### BRIEF
Nothing in the data below may be left out; return all of it exactly.

Start of MATERIAL FOR THIS EXERCISE

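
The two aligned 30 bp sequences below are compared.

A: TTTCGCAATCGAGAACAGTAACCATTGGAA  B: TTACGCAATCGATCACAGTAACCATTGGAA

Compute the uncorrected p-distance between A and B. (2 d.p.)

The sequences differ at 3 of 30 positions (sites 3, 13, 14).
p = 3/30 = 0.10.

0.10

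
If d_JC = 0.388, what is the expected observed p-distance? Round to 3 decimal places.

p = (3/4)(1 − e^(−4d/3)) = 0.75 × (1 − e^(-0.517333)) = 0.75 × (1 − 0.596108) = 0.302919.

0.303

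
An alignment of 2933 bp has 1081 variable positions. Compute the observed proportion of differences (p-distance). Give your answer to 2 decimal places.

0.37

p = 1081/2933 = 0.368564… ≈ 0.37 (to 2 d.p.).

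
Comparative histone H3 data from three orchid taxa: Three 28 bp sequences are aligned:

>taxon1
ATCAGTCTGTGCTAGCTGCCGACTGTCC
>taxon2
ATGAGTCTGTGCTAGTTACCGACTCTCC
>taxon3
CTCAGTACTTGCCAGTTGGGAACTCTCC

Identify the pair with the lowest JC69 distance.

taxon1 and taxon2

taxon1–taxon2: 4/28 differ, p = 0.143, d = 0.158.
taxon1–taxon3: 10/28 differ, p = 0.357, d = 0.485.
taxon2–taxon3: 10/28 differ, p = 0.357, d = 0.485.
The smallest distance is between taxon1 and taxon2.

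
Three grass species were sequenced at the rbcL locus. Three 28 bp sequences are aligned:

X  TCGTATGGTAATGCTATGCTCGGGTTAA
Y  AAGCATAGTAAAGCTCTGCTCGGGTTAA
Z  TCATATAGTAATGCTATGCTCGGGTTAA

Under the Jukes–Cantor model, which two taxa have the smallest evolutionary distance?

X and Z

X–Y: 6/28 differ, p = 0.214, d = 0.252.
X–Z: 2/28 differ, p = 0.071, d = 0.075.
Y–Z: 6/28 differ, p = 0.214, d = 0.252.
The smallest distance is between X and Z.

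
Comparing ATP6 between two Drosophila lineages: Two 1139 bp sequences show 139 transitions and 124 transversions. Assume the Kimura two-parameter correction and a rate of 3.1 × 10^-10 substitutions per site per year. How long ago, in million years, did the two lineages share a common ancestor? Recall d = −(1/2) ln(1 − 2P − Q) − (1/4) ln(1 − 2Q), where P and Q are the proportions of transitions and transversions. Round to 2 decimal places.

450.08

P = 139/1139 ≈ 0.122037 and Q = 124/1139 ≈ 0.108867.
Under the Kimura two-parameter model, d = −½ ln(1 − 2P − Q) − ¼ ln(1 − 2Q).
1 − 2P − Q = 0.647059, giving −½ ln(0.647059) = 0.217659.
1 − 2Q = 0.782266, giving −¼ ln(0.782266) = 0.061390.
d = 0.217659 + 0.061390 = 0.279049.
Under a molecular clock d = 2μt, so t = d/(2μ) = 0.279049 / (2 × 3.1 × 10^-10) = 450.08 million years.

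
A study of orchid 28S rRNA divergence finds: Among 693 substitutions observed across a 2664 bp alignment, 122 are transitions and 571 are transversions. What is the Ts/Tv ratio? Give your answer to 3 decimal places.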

End of MATERIAL FOR THIS EXERCISE

### ANSWER
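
The two aligned 30 bp sequences below are compared.

A: TTTCGCAATCGAGAACAGTAACCATTGGAA  B: TTACGCAATCGATCACAGTAACCATTGGAA

Compute the uncorrected p-distance between A and B. (2 d.p.)

The sequences differ at 3 of 30 positions (sites 3, 13, 14).
p = 3/30 = 0.10.

0.10

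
If d_JC = 0.388, what is the expected observed p-distance? Round to 3 decimal places.

p = (3/4)(1 − e^(−4d/3)) = 0.75 × (1 − e^(-0.517333)) = 0.75 × (1 − 0.596108) = 0.302919.

0.303

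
An alignment of 2933 bp has 1081 variable positions. Compute the observed proportion of differences (p-distance). Give your answer to 2 decimal places.

0.37

p = 1081/2933 = 0.368564… ≈ 0.37 (to 2 d.p.).

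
Comparative histone H3 data from three orchid taxa: Three 28 bp sequences are aligned:

>taxon1
ATCAGTCTGTGCTAGCTGCCGACTGTCC
>taxon2
ATGAGTCTGTGCTAGTTACCGACTCTCC
>taxon3
CTCAGTACTTGCCAGTTGGGAACTCTCC

Identify the pair with the lowest JC69 distance.

taxon1 and taxon2

taxon1–taxon2: 4/28 differ, p = 0.143, d = 0.158.
taxon1–taxon3: 10/28 differ, p = 0.357, d = 0.485.
taxon2–taxon3: 10/28 differ, p = 0.357, d = 0.485.
The smallest distance is between taxon1 and taxon2.

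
Three grass species were sequenced at the rbcL locus. Three 28 bp sequences are aligned:

X  TCGTATGGTAATGCTATGCTCGGGTTAA
Y  AAGCATAGTAAAGCTCTGCTCGGGTTAA
Z  TCATATAGTAATGCTATGCTCGGGTTAA

Under the Jukes–Cantor model, which two taxa have the smallest evolutionary distance?

X and Z

X–Y: 6/28 differ, p = 0.214, d = 0.252.
X–Z: 2/28 differ, p = 0.071, d = 0.075.
Y–Z: 6/28 differ, p = 0.214, d = 0.252.
The smallest distance is between X and Z.

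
Comparing ATP6 between two Drosophila lineages: Two 1139 bp sequences show 139 transitions and 124 transversions. Assume the Kimura two-parameter correction and a rate of 3.1 × 10^-10 substitutions per site per year. How long ago, in million years, did the two lineages share a common ancestor? Recall d = −(1/2) ln(1 − 2P − Q) − (1/4) ln(1 − 2Q), where P and Q are the proportions of transitions and transversions. Round to 2 decimal places.

450.08

P = 139/1139 ≈ 0.122037 and Q = 124/1139 ≈ 0.108867.
Under the Kimura two-parameter model, d = −½ ln(1 − 2P − Q) − ¼ ln(1 − 2Q).
1 − 2P − Q = 0.647059, giving −½ ln(0.647059) = 0.217659.
1 − 2Q = 0.782266, giving −¼ ln(0.782266) = 0.061390.
d = 0.217659 + 0.061390 = 0.279049.
Under a molecular clock d = 2μt, so t = d/(2μ) = 0.279049 / (2 × 3.1 × 10^-10) = 450.08 million years.

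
A study of orchid 28S rRNA divergence finds: Among 693 substitutions observed across a 2664 bp alignment, 122 are transitions and 571 are transversions. What is the Ts/Tv ratio? Give your answer to 3 decimal places.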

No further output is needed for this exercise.